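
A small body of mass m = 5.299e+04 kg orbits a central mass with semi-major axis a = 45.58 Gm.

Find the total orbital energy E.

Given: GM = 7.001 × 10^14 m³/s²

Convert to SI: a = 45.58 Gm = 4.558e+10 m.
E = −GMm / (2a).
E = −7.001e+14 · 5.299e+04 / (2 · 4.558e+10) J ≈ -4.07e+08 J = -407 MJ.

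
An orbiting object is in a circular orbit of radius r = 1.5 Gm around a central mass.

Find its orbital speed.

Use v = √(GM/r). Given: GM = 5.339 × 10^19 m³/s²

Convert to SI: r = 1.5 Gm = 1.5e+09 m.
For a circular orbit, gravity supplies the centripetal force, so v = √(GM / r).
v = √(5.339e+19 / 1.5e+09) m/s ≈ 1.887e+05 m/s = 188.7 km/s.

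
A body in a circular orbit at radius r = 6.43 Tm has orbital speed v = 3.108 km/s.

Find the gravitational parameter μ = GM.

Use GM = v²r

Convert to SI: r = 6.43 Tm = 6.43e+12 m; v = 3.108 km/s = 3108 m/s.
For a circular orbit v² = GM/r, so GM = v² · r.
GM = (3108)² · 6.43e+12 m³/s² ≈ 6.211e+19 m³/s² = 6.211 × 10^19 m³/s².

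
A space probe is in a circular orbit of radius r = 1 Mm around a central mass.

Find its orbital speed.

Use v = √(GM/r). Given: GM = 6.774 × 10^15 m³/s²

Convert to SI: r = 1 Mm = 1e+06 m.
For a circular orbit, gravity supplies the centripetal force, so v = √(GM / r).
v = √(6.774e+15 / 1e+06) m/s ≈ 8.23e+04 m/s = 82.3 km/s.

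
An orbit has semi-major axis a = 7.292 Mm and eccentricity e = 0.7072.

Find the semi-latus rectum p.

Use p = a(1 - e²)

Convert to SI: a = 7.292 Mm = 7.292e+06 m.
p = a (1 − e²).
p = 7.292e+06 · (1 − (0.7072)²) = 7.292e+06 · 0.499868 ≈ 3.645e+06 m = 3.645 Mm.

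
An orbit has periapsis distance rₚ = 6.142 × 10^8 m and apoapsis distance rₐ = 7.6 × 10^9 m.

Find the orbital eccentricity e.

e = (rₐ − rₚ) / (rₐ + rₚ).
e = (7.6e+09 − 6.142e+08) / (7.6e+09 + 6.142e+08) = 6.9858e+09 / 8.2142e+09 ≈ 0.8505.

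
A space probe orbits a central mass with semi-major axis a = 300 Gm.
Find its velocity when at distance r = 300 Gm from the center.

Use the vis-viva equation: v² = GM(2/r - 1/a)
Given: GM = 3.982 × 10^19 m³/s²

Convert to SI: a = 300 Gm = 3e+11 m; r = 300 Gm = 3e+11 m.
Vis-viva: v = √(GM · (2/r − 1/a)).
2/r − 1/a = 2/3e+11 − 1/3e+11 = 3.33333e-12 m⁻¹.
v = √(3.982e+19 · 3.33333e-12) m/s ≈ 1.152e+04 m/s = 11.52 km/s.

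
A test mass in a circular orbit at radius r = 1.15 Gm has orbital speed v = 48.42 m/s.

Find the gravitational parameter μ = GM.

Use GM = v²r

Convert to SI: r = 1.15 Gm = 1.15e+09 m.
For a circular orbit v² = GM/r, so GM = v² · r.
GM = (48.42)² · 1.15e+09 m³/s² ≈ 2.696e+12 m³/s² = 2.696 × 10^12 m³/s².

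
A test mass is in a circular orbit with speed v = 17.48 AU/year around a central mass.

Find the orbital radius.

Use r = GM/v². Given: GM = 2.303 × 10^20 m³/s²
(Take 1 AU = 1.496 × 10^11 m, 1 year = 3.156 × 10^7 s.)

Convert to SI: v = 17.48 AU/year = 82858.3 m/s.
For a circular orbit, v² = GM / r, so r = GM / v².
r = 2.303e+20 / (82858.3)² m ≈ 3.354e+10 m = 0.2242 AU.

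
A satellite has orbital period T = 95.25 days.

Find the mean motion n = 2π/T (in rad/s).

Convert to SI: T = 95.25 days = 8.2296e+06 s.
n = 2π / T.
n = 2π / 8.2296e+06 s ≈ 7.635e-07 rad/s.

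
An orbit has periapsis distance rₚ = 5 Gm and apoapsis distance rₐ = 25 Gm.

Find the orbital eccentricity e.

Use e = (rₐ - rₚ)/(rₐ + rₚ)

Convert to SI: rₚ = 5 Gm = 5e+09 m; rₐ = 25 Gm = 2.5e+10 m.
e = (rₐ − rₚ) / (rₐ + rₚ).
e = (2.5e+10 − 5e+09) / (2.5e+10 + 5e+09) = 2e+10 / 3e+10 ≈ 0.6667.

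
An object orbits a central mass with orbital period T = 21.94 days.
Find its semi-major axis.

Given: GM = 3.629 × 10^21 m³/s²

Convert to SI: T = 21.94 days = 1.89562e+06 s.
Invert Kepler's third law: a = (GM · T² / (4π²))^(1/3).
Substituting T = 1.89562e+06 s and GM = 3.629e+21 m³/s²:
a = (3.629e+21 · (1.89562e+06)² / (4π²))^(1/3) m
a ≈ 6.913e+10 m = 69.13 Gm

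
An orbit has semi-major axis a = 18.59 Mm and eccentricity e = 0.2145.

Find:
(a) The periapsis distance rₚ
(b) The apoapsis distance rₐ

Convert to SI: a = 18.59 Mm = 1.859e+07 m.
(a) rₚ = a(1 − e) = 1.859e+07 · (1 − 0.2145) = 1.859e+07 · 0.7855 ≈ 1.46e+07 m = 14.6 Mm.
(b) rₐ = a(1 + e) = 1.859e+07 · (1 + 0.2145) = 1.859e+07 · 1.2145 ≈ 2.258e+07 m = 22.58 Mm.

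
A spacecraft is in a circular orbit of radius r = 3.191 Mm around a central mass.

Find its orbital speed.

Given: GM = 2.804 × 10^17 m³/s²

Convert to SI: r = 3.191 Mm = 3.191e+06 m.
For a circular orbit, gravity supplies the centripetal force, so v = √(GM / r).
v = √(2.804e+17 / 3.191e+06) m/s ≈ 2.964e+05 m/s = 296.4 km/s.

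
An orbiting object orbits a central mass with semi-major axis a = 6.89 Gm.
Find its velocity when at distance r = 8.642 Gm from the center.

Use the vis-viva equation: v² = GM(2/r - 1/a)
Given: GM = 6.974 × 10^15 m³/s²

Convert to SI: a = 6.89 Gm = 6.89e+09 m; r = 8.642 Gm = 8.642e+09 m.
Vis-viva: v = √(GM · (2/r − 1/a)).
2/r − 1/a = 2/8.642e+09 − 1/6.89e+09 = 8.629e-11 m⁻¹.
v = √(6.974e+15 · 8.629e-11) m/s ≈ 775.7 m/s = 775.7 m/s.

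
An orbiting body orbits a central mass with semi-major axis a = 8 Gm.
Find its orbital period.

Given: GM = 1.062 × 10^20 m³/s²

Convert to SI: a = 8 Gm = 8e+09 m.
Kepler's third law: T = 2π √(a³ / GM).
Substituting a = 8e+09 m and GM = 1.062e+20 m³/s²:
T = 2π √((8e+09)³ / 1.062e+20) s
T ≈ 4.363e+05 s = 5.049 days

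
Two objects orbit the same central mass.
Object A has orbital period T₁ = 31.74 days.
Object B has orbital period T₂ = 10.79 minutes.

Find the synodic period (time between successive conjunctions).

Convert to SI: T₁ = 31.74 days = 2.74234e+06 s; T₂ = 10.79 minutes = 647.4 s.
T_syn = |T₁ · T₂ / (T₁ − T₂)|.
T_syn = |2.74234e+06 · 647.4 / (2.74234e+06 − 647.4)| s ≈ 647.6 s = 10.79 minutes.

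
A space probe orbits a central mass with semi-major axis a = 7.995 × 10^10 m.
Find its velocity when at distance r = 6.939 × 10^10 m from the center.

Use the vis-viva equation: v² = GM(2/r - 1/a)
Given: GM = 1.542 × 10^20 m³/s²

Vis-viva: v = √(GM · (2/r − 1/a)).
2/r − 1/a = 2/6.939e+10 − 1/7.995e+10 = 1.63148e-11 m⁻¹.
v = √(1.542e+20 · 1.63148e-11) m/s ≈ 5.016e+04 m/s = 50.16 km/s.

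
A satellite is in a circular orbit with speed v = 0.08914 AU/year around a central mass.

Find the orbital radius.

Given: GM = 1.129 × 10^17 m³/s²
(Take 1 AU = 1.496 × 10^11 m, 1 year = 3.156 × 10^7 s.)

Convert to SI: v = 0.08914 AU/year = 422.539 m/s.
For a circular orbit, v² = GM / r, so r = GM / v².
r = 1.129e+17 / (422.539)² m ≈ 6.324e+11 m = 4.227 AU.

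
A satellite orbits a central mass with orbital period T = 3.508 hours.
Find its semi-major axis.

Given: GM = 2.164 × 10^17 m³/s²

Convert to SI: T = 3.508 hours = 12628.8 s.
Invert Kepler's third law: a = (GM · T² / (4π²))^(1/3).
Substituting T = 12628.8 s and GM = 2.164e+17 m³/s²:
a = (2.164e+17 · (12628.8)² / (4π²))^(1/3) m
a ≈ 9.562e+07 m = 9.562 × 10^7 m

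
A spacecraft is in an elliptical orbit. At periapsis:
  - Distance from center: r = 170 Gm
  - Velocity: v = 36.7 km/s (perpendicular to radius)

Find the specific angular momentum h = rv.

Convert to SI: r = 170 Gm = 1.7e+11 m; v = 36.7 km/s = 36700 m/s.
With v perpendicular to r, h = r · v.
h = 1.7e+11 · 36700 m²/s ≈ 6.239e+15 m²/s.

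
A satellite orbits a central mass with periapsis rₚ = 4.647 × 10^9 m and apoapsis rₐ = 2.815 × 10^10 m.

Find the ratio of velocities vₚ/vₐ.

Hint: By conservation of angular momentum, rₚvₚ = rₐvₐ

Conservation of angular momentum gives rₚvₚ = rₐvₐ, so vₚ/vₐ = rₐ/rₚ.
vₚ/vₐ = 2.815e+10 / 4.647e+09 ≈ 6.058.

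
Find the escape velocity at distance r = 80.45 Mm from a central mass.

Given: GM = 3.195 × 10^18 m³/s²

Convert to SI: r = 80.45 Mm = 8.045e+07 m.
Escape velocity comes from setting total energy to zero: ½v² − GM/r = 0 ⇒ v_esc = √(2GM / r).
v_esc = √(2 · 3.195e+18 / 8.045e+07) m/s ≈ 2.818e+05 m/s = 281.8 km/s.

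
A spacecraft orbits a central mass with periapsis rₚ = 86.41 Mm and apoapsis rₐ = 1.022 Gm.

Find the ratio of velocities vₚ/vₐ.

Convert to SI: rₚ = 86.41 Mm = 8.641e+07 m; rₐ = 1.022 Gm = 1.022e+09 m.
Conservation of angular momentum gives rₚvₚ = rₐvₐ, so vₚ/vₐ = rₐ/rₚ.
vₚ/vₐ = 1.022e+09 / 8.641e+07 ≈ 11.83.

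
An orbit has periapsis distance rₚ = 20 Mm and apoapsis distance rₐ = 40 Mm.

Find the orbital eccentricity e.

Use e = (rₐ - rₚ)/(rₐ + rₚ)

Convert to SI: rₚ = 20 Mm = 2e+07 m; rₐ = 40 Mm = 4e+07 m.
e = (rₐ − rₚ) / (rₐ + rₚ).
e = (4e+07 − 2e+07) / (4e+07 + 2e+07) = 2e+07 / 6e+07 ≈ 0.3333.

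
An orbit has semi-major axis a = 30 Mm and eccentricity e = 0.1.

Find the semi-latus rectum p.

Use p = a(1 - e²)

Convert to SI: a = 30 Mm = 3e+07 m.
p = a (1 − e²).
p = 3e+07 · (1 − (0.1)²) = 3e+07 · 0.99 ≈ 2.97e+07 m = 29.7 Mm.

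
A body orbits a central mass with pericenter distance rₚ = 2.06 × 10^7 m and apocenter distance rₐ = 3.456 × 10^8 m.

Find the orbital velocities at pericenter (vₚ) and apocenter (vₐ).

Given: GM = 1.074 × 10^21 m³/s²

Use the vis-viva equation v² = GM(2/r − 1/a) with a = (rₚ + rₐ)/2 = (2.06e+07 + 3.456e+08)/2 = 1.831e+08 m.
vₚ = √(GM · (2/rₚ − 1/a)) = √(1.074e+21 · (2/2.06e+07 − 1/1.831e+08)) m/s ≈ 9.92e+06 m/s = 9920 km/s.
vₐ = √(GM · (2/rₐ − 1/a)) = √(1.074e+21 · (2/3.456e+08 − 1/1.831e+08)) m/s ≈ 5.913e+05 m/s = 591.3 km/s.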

________

_Problem statement_: Beginning with the line containing "Object A has orbital period T₁ = 31.74 days." and ending with the line containing "Given: GM = 1.129 × 10^17 m³/s²", extract those lines exactly from the listing above, and only those.

_Solution_:
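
Object A has orbital period T₁ = 31.74 days.
Object B has orbital period T₂ = 10.79 minutes.

Find the synodic period (time between successive conjunctions).

Convert to SI: T₁ = 31.74 days = 2.74234e+06 s; T₂ = 10.79 minutes = 647.4 s.
T_syn = |T₁ · T₂ / (T₁ − T₂)|.
T_syn = |2.74234e+06 · 647.4 / (2.74234e+06 − 647.4)| s ≈ 647.6 s = 10.79 minutes.

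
A space probe orbits a central mass with semi-major axis a = 7.995 × 10^10 m.
Find its velocity when at distance r = 6.939 × 10^10 m from the center.

Use the vis-viva equation: v² = GM(2/r - 1/a)
Given: GM = 1.542 × 10^20 m³/s²

Vis-viva: v = √(GM · (2/r − 1/a)).
2/r − 1/a = 2/6.939e+10 − 1/7.995e+10 = 1.63148e-11 m⁻¹.
v = √(1.542e+20 · 1.63148e-11) m/s ≈ 5.016e+04 m/s = 50.16 km/s.

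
A satellite is in a circular orbit with speed v = 0.08914 AU/year around a central mass.

Find the orbital radius.

Given: GM = 1.129 × 10^17 m³/s²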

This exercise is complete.